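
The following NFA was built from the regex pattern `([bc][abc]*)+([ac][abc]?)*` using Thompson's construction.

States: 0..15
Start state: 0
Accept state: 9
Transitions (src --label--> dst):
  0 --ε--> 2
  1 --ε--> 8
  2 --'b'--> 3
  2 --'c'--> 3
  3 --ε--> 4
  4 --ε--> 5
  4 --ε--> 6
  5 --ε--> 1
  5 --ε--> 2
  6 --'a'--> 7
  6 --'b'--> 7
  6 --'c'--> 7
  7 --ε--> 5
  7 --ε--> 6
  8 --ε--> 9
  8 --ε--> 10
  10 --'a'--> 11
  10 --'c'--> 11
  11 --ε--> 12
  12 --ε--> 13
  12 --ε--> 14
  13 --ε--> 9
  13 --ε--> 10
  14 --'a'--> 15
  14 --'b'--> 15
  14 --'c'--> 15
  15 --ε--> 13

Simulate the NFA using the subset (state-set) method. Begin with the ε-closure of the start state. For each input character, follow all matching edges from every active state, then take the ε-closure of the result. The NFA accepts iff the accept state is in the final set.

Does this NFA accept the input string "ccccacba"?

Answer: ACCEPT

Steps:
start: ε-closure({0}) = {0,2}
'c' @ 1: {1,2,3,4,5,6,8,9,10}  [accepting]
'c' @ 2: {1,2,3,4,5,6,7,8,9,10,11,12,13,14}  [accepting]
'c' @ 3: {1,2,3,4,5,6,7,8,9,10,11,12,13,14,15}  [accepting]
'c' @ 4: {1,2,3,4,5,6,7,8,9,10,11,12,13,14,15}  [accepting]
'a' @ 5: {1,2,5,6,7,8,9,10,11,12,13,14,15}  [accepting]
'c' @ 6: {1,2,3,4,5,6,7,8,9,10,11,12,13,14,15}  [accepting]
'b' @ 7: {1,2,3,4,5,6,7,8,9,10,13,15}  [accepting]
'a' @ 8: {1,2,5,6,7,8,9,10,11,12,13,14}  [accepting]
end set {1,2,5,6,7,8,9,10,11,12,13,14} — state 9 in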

----

**PROBLEM DETAILS**
Make an exact copy of the data above.

**ANSWER SPACE**
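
The following NFA was built from the regex pattern `([bc][abc]*)+([ac][abc]?)*` using Thompson's construction.

States: 0..15
Start state: 0
Accept state: 9
Transitions (src --label--> dst):
  0 --ε--> 2
  1 --ε--> 8
  2 --'b'--> 3
  2 --'c'--> 3
  3 --ε--> 4
  4 --ε--> 5
  4 --ε--> 6
  5 --ε--> 1
  5 --ε--> 2
  6 --'a'--> 7
  6 --'b'--> 7
  6 --'c'--> 7
  7 --ε--> 5
  7 --ε--> 6
  8 --ε--> 9
  8 --ε--> 10
  10 --'a'--> 11
  10 --'c'--> 11
  11 --ε--> 12
  12 --ε--> 13
  12 --ε--> 14
  13 --ε--> 9
  13 --ε--> 10
  14 --'a'--> 15
  14 --'b'--> 15
  14 --'c'--> 15
  15 --ε--> 13

Simulate the NFA using the subset (state-set) method. Begin with the ε-closure of the start state. For each input character, follow all matching edges from every active state, then take the ε-closure of the result. The NFA accepts iff the accept state is in the final set.

Does this NFA accept the input string "ccccacba"?

Answer: ACCEPT

Steps:
start: ε-closure({0}) = {0,2}
'c' @ 1: {1,2,3,4,5,6,8,9,10}  [accepting]
'c' @ 2: {1,2,3,4,5,6,7,8,9,10,11,12,13,14}  [accepting]
'c' @ 3: {1,2,3,4,5,6,7,8,9,10,11,12,13,14,15}  [accepting]
'c' @ 4: {1,2,3,4,5,6,7,8,9,10,11,12,13,14,15}  [accepting]
'a' @ 5: {1,2,5,6,7,8,9,10,11,12,13,14,15}  [accepting]
'c' @ 6: {1,2,3,4,5,6,7,8,9,10,11,12,13,14,15}  [accepting]
'b' @ 7: {1,2,3,4,5,6,7,8,9,10,13,15}  [accepting]
'a' @ 8: {1,2,5,6,7,8,9,10,11,12,13,14}  [accepting]
end set {1,2,5,6,7,8,9,10,11,12,13,14} — state 9 in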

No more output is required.